[Collected data entries]

%%

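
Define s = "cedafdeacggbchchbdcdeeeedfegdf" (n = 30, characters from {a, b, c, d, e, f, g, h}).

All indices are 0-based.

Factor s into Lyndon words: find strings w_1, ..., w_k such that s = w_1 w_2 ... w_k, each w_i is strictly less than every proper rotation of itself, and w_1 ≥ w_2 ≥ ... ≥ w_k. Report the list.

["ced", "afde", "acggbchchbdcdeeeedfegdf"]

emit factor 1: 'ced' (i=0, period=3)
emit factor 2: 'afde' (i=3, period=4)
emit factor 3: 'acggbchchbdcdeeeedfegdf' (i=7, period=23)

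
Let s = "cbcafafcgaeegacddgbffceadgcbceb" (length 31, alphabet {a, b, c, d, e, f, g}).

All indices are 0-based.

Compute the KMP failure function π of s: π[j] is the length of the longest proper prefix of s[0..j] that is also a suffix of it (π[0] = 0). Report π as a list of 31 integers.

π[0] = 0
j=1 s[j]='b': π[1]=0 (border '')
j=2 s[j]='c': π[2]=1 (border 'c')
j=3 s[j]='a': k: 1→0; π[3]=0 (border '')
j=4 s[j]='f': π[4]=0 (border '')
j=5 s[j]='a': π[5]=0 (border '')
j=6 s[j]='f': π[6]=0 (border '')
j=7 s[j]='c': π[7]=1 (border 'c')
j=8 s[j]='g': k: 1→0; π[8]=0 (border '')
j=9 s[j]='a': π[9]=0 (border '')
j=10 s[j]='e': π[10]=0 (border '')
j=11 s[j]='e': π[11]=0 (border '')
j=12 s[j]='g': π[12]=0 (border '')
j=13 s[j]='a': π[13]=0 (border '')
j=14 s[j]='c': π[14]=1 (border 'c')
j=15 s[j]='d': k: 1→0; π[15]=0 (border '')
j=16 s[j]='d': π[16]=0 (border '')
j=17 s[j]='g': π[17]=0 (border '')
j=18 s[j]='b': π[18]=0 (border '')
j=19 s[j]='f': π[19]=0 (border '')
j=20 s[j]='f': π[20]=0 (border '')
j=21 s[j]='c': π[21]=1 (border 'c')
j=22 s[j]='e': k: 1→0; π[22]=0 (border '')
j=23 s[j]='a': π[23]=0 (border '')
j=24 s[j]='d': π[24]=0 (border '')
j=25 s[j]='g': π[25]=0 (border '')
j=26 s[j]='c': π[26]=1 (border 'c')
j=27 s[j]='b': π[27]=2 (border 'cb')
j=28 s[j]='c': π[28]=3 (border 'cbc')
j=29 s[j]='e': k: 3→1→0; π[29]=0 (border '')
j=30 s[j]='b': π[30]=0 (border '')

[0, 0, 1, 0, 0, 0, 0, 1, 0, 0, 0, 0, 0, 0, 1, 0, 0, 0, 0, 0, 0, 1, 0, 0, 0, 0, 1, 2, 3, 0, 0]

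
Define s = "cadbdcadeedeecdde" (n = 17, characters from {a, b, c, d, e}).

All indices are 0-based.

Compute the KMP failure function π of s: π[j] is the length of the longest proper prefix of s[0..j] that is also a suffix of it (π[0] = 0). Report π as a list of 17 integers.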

%%
%%

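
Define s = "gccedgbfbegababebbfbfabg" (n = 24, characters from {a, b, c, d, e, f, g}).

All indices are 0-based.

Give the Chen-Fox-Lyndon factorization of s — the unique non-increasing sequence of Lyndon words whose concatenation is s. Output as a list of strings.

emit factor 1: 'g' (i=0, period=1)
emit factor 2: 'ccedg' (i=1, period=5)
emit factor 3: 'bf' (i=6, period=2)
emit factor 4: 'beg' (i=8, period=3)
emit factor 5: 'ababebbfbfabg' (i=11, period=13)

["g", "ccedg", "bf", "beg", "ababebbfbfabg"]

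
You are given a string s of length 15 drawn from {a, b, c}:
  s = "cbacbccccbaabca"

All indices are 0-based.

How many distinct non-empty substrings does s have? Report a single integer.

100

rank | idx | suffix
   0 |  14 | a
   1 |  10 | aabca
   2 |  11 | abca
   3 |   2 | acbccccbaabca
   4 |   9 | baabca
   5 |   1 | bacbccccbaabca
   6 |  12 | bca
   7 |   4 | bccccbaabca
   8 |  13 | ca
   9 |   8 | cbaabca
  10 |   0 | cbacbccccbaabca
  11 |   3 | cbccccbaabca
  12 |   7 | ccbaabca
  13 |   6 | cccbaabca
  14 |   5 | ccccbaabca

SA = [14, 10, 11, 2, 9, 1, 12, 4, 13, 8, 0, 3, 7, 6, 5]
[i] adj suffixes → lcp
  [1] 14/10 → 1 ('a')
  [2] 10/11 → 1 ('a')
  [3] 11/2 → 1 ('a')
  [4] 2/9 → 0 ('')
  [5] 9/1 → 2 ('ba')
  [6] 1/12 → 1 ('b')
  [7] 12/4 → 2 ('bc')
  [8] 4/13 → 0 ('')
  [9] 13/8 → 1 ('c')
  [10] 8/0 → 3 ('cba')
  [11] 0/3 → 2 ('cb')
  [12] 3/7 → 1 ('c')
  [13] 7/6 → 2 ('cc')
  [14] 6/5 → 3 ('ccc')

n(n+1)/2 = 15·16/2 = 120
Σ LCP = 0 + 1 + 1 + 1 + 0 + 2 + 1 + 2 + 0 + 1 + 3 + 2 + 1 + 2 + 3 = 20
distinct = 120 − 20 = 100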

%%
%%

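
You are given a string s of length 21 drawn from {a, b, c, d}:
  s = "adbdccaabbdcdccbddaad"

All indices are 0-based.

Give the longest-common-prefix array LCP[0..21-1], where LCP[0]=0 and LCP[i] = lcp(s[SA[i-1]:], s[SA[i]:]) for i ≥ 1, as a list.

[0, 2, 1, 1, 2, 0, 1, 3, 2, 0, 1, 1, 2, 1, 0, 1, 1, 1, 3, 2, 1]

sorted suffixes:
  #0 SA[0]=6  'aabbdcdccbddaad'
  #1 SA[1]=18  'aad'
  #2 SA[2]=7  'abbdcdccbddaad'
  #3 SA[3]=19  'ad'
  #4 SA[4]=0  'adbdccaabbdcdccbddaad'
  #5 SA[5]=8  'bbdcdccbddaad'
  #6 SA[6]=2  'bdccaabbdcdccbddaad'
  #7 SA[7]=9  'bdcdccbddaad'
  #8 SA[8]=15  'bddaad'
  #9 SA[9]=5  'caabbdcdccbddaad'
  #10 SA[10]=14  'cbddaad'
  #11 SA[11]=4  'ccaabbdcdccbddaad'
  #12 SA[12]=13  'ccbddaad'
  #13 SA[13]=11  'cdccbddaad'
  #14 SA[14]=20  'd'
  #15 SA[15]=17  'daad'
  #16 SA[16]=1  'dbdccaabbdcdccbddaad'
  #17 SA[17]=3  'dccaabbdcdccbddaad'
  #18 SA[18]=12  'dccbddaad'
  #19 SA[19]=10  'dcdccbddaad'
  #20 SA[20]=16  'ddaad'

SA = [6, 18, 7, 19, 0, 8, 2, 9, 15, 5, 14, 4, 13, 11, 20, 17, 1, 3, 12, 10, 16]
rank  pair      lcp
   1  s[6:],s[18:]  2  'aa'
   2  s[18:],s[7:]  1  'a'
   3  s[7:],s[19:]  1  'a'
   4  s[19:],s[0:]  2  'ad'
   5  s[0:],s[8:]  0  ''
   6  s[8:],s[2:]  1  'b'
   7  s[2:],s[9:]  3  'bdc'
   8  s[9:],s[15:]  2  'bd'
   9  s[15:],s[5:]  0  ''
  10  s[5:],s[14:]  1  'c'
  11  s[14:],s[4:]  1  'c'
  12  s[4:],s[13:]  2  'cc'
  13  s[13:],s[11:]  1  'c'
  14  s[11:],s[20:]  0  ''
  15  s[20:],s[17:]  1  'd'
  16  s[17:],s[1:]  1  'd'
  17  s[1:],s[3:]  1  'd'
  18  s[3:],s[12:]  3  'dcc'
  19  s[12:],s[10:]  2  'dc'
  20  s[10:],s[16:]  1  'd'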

%%

Assignment
Search the entries for the word "Define". Copy every line where it occurs.

Task result
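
Define s = "cedafdeacggbchchbdcdeeeedfegdf" (n = 30, characters from {a, b, c, d, e, f, g, h}).
Define s = "cadbdcadeedeecdde" (n = 17, characters from {a, b, c, d, e}).
Define s = "gccedgbfbegababebbfbfabg" (n = 24, characters from {a, b, c, d, e, f, g}).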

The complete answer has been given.